Activity
Retype the tail of the data exactly, starting at the line containing "- 1995-12-06" and stopping at the last line.

Data in this exercise

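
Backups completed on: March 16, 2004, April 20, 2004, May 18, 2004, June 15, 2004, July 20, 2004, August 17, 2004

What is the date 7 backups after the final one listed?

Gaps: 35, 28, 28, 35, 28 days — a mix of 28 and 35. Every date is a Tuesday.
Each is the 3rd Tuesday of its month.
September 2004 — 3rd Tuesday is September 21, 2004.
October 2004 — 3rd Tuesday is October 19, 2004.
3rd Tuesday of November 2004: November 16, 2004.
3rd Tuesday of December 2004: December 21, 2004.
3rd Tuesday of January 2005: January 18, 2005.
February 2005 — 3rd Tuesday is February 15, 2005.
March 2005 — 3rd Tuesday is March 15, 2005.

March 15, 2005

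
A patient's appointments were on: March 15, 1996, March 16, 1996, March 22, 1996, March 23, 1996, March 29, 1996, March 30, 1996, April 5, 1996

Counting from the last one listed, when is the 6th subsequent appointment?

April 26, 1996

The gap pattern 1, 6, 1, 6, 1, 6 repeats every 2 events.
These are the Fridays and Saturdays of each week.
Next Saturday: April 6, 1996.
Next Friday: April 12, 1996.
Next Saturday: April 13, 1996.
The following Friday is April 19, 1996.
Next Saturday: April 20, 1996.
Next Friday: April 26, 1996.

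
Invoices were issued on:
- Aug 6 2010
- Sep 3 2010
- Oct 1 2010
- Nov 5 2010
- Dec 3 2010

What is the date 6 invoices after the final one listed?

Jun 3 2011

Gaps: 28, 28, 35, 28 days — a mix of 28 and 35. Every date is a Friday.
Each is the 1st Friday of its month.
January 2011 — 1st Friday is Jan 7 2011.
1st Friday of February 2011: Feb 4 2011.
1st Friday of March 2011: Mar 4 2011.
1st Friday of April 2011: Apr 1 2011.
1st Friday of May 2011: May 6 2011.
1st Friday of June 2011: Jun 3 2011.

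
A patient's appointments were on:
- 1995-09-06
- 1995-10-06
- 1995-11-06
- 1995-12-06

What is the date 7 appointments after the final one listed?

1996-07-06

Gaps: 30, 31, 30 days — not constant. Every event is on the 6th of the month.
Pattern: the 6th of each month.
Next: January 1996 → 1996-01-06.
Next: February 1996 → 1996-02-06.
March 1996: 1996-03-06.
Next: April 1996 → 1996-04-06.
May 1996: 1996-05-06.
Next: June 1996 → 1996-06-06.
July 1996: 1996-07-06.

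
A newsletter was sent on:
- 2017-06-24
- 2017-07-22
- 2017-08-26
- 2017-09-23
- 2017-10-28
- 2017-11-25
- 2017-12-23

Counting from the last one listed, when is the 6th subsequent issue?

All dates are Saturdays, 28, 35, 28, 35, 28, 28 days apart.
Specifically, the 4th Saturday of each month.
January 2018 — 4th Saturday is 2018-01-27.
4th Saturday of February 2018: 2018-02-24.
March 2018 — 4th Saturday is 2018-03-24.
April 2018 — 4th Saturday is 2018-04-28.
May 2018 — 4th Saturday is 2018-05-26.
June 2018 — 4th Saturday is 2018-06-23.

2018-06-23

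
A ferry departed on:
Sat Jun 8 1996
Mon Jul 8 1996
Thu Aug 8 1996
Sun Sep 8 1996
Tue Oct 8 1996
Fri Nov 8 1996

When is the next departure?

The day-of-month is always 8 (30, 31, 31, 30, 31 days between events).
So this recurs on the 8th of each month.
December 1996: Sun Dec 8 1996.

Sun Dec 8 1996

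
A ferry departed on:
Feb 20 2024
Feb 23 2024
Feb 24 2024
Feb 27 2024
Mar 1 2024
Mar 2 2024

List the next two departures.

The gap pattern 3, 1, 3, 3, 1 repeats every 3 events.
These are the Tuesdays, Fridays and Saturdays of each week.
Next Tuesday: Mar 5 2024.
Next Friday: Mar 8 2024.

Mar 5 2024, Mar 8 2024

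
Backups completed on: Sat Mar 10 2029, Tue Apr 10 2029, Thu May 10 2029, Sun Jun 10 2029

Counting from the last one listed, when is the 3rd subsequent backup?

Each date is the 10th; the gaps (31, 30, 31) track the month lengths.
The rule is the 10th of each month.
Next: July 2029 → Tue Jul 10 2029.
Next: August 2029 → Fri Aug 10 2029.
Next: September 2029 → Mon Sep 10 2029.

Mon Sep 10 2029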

Problem solution
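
- 1995-12-06

What is the date 7 appointments after the final one listed?

1996-07-06

Gaps: 30, 31, 30 days — not constant. Every event is on the 6th of the month.
Pattern: the 6th of each month.
Next: January 1996 → 1996-01-06.
Next: February 1996 → 1996-02-06.
March 1996: 1996-03-06.
Next: April 1996 → 1996-04-06.
May 1996: 1996-05-06.
Next: June 1996 → 1996-06-06.
July 1996: 1996-07-06.

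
A newsletter was sent on:
- 2017-06-24
- 2017-07-22
- 2017-08-26
- 2017-09-23
- 2017-10-28
- 2017-11-25
- 2017-12-23

Counting from the last one listed, when is the 6th subsequent issue?

All dates are Saturdays, 28, 35, 28, 35, 28, 28 days apart.
Specifically, the 4th Saturday of each month.
January 2018 — 4th Saturday is 2018-01-27.
4th Saturday of February 2018: 2018-02-24.
March 2018 — 4th Saturday is 2018-03-24.
April 2018 — 4th Saturday is 2018-04-28.
May 2018 — 4th Saturday is 2018-05-26.
June 2018 — 4th Saturday is 2018-06-23.

2018-06-23

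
A ferry departed on:
Sat Jun 8 1996
Mon Jul 8 1996
Thu Aug 8 1996
Sun Sep 8 1996
Tue Oct 8 1996
Fri Nov 8 1996

When is the next departure?

The day-of-month is always 8 (30, 31, 31, 30, 31 days between events).
So this recurs on the 8th of each month.
December 1996: Sun Dec 8 1996.

Sun Dec 8 1996

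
A ferry departed on:
Feb 20 2024
Feb 23 2024
Feb 24 2024
Feb 27 2024
Mar 1 2024
Mar 2 2024

List the next two departures.

The gap pattern 3, 1, 3, 3, 1 repeats every 3 events.
These are the Tuesdays, Fridays and Saturdays of each week.
Next Tuesday: Mar 5 2024.
Next Friday: Mar 8 2024.

Mar 5 2024, Mar 8 2024

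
Backups completed on: Sat Mar 10 2029, Tue Apr 10 2029, Thu May 10 2029, Sun Jun 10 2029

Counting from the last one listed, when is the 3rd subsequent backup?

Each date is the 10th; the gaps (31, 30, 31) track the month lengths.
The rule is the 10th of each month.
Next: July 2029 → Tue Jul 10 2029.
Next: August 2029 → Fri Aug 10 2029.
Next: September 2029 → Mon Sep 10 2029.

Mon Sep 10 2029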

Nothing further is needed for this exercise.